** Opening Supplied material block **

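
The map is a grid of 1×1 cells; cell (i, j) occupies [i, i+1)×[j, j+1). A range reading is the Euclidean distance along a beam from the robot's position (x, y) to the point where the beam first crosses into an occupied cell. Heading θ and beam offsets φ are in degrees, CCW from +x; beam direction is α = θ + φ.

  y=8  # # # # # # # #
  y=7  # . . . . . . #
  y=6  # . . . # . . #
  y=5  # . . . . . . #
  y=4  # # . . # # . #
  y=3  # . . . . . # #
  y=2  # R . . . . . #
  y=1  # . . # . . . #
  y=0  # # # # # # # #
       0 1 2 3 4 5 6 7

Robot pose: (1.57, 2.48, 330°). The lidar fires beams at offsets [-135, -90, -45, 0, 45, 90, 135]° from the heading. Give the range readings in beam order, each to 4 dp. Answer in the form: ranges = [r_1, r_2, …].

beam 1: φ=-135°, α=195°
  direction (-0.9659, -0.2588); cell (1,2); t to first gridline: x 0.5901, y 1.8546 (then +1.0353 / +3.8637)
    (0,2) via x @ 0.5901  # hit
  → r_1 = 0.5901
beam 2: φ=-90°, α=240°
  direction (-0.5000, -0.8660); cell (1,2); t to first gridline: x 1.1400, y 0.5543 (then +2.0000 / +1.1547)
    (1,1) via y @ 0.5543
    (0,1) via x @ 1.1400  # hit
  → r_2 = 1.1400
beam 3: φ=-45°, α=285°
  direction (0.2588, -0.9659); cell (1,2); t to first gridline: x 1.6614, y 0.4969 (then +3.8637 / +1.0353)
    (1,1) via y @ 0.4969
    (1,0) via y @ 1.5322  # hit
  → r_3 = 1.5322
beam 4: φ=0°, α=330°
  direction (0.8660, -0.5000); cell (1,2); t to first gridline: x 0.4965, y 0.9600 (then +1.1547 / +2.0000)
    (2,2) via x @ 0.4965
    (2,1) via y @ 0.9600
    (3,1) via x @ 1.6512  # hit
  → r_4 = 1.6512
beam 5: φ=45°, α=15°
  direction (0.9659, 0.2588); cell (1,2); t to first gridline: x 0.4452, y 2.0091 (then +1.0353 / +3.8637)
    (2,2) via x @ 0.4452
    (3,2) via x @ 1.4804
    (3,3) via y @ 2.0091
    (4,3) via x @ 2.5157
    (5,3) via x @ 3.5510
    (6,3) via x @ 4.5863  # hit
  → r_5 = 4.5863
beam 6: φ=90°, α=60°
  direction (0.5000, 0.8660); cell (1,2); t to first gridline: x 0.8600, y 0.6004 (then +2.0000 / +1.1547)
    (1,3) via y @ 0.6004
    (2,3) via x @ 0.8600
    (2,4) via y @ 1.7551
    (3,4) via x @ 2.8600
    (3,5) via y @ 2.9098
    (3,6) via y @ 4.0645
    (4,6) via x @ 4.8600  # hit
  → r_6 = 4.8600
beam 7: φ=135°, α=105°
  direction (-0.2588, 0.9659); cell (1,2); t to first gridline: x 2.2023, y 0.5383 (then +3.8637 / +1.0353)
    (1,3) via y @ 0.5383
    (1,4) via y @ 1.5736  # hit
  → r_7 = 1.5736

ranges = [0.5901, 1.1400, 1.5322, 1.6512, 4.5863, 4.8600, 1.5736]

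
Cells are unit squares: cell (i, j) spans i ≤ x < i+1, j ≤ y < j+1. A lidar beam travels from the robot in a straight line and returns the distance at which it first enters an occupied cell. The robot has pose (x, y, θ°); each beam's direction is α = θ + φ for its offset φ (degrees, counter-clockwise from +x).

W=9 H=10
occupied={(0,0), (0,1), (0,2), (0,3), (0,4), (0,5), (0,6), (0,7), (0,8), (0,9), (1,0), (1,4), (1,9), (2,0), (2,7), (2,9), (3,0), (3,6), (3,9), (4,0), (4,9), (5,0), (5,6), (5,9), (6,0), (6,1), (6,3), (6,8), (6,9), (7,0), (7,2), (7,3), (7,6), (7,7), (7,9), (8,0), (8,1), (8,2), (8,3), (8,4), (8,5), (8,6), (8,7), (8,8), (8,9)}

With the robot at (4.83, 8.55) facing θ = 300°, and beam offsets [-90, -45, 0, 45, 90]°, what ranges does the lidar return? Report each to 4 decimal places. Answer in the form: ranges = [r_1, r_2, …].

beam 1: φ=-90°, α=210°
  dir = (cos 210°, sin 210°) = (-0.8660, -0.5000); from cell (4,8)
  next x-line at t=0.9584, next y-line at t=1.1000; Δt_x=1.1547, Δt_y=2.0000
    x: enter (3,8) at t=0.9584
    y: enter (3,7) at t=1.1000
    x: enter (2,7) at t=2.1131 ← occupied
  → r_1 = 2.1131
beam 2: φ=-45°, α=255°
  dir = (cos 255°, sin 255°) = (-0.2588, -0.9659); from cell (4,8)
  next x-line at t=3.2069, next y-line at t=0.5694; Δt_x=3.8637, Δt_y=1.0353
    y: enter (4,7) at t=0.5694
    y: enter (4,6) at t=1.6047
    y: enter (4,5) at t=2.6400
    x: enter (3,5) at t=3.2069
    y: enter (3,4) at t=3.6752
    y: enter (3,3) at t=4.7105
    y: enter (3,2) at t=5.7458
    y: enter (3,1) at t=6.7811
    x: enter (2,1) at t=7.0706
    y: enter (2,0) at t=7.8163 ← occupied
  → r_2 = 7.8163
beam 3: φ=0°, α=300°
  dir = (cos 300°, sin 300°) = (0.5000, -0.8660); from cell (4,8)
  next x-line at t=0.3400, next y-line at t=0.6351; Δt_x=2.0000, Δt_y=1.1547
    x: enter (5,8) at t=0.3400
    y: enter (5,7) at t=0.6351
    y: enter (5,6) at t=1.7898 ← occupied
  → r_3 = 1.7898
beam 4: φ=45°, α=345°
  dir = (cos 345°, sin 345°) = (0.9659, -0.2588); from cell (4,8)
  next x-line at t=0.1760, next y-line at t=2.1250; Δt_x=1.0353, Δt_y=3.8637
    x: enter (5,8) at t=0.1760
    x: enter (6,8) at t=1.2113 ← occupied
  → r_4 = 1.2113
beam 5: φ=90°, α=30°
  dir = (cos 30°, sin 30°) = (0.8660, 0.5000); from cell (4,8)
  next x-line at t=0.1963, next y-line at t=0.9000; Δt_x=1.1547, Δt_y=2.0000
    x: enter (5,8) at t=0.1963
    y: enter (5,9) at t=0.9000 ← occupied
  → r_5 = 0.9000

ranges = [2.1131, 7.8163, 1.7898, 1.2113, 0.9000]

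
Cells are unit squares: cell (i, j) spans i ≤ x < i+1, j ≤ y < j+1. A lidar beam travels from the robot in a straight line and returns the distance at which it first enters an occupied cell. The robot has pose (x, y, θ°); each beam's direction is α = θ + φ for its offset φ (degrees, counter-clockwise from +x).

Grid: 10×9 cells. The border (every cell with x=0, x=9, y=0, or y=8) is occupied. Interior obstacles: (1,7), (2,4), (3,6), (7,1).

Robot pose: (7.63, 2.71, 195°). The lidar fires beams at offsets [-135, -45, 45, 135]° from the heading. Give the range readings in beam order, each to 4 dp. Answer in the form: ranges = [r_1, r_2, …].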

** Closing Supplied material block **

- What you should do -
Whatever is in the entries above, write it out exactly.

- Result -
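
The map is a grid of 1×1 cells; cell (i, j) occupies [i, i+1)×[j, j+1). A range reading is the Euclidean distance along a beam from the robot's position (x, y) to the point where the beam first crosses into an occupied cell. Heading θ and beam offsets φ are in degrees, CCW from +x; beam direction is α = θ + φ.

  y=8  # # # # # # # #
  y=7  # . . . . . . #
  y=6  # . . . # . . #
  y=5  # . . . . . . #
  y=4  # # . . # # . #
  y=3  # . . . . . # #
  y=2  # R . . . . . #
  y=1  # . . # . . . #
  y=0  # # # # # # # #
       0 1 2 3 4 5 6 7

Robot pose: (1.57, 2.48, 330°). The lidar fires beams at offsets [-135, -90, -45, 0, 45, 90, 135]° from the heading. Give the range readings in beam order, each to 4 dp. Answer in the form: ranges = [r_1, r_2, …].

beam 1: φ=-135°, α=195°
  direction (-0.9659, -0.2588); cell (1,2); t to first gridline: x 0.5901, y 1.8546 (then +1.0353 / +3.8637)
    (0,2) via x @ 0.5901  # hit
  → r_1 = 0.5901
beam 2: φ=-90°, α=240°
  direction (-0.5000, -0.8660); cell (1,2); t to first gridline: x 1.1400, y 0.5543 (then +2.0000 / +1.1547)
    (1,1) via y @ 0.5543
    (0,1) via x @ 1.1400  # hit
  → r_2 = 1.1400
beam 3: φ=-45°, α=285°
  direction (0.2588, -0.9659); cell (1,2); t to first gridline: x 1.6614, y 0.4969 (then +3.8637 / +1.0353)
    (1,1) via y @ 0.4969
    (1,0) via y @ 1.5322  # hit
  → r_3 = 1.5322
beam 4: φ=0°, α=330°
  direction (0.8660, -0.5000); cell (1,2); t to first gridline: x 0.4965, y 0.9600 (then +1.1547 / +2.0000)
    (2,2) via x @ 0.4965
    (2,1) via y @ 0.9600
    (3,1) via x @ 1.6512  # hit
  → r_4 = 1.6512
beam 5: φ=45°, α=15°
  direction (0.9659, 0.2588); cell (1,2); t to first gridline: x 0.4452, y 2.0091 (then +1.0353 / +3.8637)
    (2,2) via x @ 0.4452
    (3,2) via x @ 1.4804
    (3,3) via y @ 2.0091
    (4,3) via x @ 2.5157
    (5,3) via x @ 3.5510
    (6,3) via x @ 4.5863  # hit
  → r_5 = 4.5863
beam 6: φ=90°, α=60°
  direction (0.5000, 0.8660); cell (1,2); t to first gridline: x 0.8600, y 0.6004 (then +2.0000 / +1.1547)
    (1,3) via y @ 0.6004
    (2,3) via x @ 0.8600
    (2,4) via y @ 1.7551
    (3,4) via x @ 2.8600
    (3,5) via y @ 2.9098
    (3,6) via y @ 4.0645
    (4,6) via x @ 4.8600  # hit
  → r_6 = 4.8600
beam 7: φ=135°, α=105°
  direction (-0.2588, 0.9659); cell (1,2); t to first gridline: x 2.2023, y 0.5383 (then +3.8637 / +1.0353)
    (1,3) via y @ 0.5383
    (1,4) via y @ 1.5736  # hit
  → r_7 = 1.5736

ranges = [0.5901, 1.1400, 1.5322, 1.6512, 4.5863, 4.8600, 1.5736]

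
Cells are unit squares: cell (i, j) spans i ≤ x < i+1, j ≤ y < j+1. A lidar beam travels from the robot in a straight line and returns the distance at which it first enters an occupied cell. The robot has pose (x, y, θ°); each beam's direction is α = θ + φ for its offset φ (degrees, counter-clockwise from +x).

W=9 H=10
occupied={(0,0), (0,1), (0,2), (0,3), (0,4), (0,5), (0,6), (0,7), (0,8), (0,9), (1,0), (1,4), (1,9), (2,0), (2,7), (2,9), (3,0), (3,6), (3,9), (4,0), (4,9), (5,0), (5,6), (5,9), (6,0), (6,1), (6,3), (6,8), (6,9), (7,0), (7,2), (7,3), (7,6), (7,7), (7,9), (8,0), (8,1), (8,2), (8,3), (8,4), (8,5), (8,6), (8,7), (8,8), (8,9)}

With the robot at (4.83, 8.55) facing θ = 300°, and beam offsets [-90, -45, 0, 45, 90]°, what ranges does the lidar return? Report each to 4 decimal places. Answer in the form: ranges = [r_1, r_2, …].

beam 1: φ=-90°, α=210°
  dir = (cos 210°, sin 210°) = (-0.8660, -0.5000); from cell (4,8)
  next x-line at t=0.9584, next y-line at t=1.1000; Δt_x=1.1547, Δt_y=2.0000
    x: enter (3,8) at t=0.9584
    y: enter (3,7) at t=1.1000
    x: enter (2,7) at t=2.1131 ← occupied
  → r_1 = 2.1131
beam 2: φ=-45°, α=255°
  dir = (cos 255°, sin 255°) = (-0.2588, -0.9659); from cell (4,8)
  next x-line at t=3.2069, next y-line at t=0.5694; Δt_x=3.8637, Δt_y=1.0353
    y: enter (4,7) at t=0.5694
    y: enter (4,6) at t=1.6047
    y: enter (4,5) at t=2.6400
    x: enter (3,5) at t=3.2069
    y: enter (3,4) at t=3.6752
    y: enter (3,3) at t=4.7105
    y: enter (3,2) at t=5.7458
    y: enter (3,1) at t=6.7811
    x: enter (2,1) at t=7.0706
    y: enter (2,0) at t=7.8163 ← occupied
  → r_2 = 7.8163
beam 3: φ=0°, α=300°
  dir = (cos 300°, sin 300°) = (0.5000, -0.8660); from cell (4,8)
  next x-line at t=0.3400, next y-line at t=0.6351; Δt_x=2.0000, Δt_y=1.1547
    x: enter (5,8) at t=0.3400
    y: enter (5,7) at t=0.6351
    y: enter (5,6) at t=1.7898 ← occupied
  → r_3 = 1.7898
beam 4: φ=45°, α=345°
  dir = (cos 345°, sin 345°) = (0.9659, -0.2588); from cell (4,8)
  next x-line at t=0.1760, next y-line at t=2.1250; Δt_x=1.0353, Δt_y=3.8637
    x: enter (5,8) at t=0.1760
    x: enter (6,8) at t=1.2113 ← occupied
  → r_4 = 1.2113
beam 5: φ=90°, α=30°
  dir = (cos 30°, sin 30°) = (0.8660, 0.5000); from cell (4,8)
  next x-line at t=0.1963, next y-line at t=0.9000; Δt_x=1.1547, Δt_y=2.0000
    x: enter (5,8) at t=0.1963
    y: enter (5,9) at t=0.9000 ← occupied
  → r_5 = 0.9000

ranges = [2.1131, 7.8163, 1.7898, 1.2113, 0.9000]

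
Cells are unit squares: cell (i, j) spans i ≤ x < i+1, j ≤ y < j+1. A lidar beam travels from the robot in a straight line and returns the distance at which it first enters an occupied cell. The robot has pose (x, y, θ°); each beam's direction is α = θ + φ for its offset φ (degrees, counter-clockwise from +x).

Grid: 10×9 cells. The border (every cell with x=0, x=9, y=0, or y=8) is occupied. Interior obstacles: (1,7), (2,4), (3,6), (7,1).

Robot pose: (7.63, 2.71, 195°). The lidar fires beams at offsets [-135, -45, 45, 135]° from the heading. Give the range readings in beam order, each to 4 dp. Answer in the form: ranges = [r_1, r_2, …].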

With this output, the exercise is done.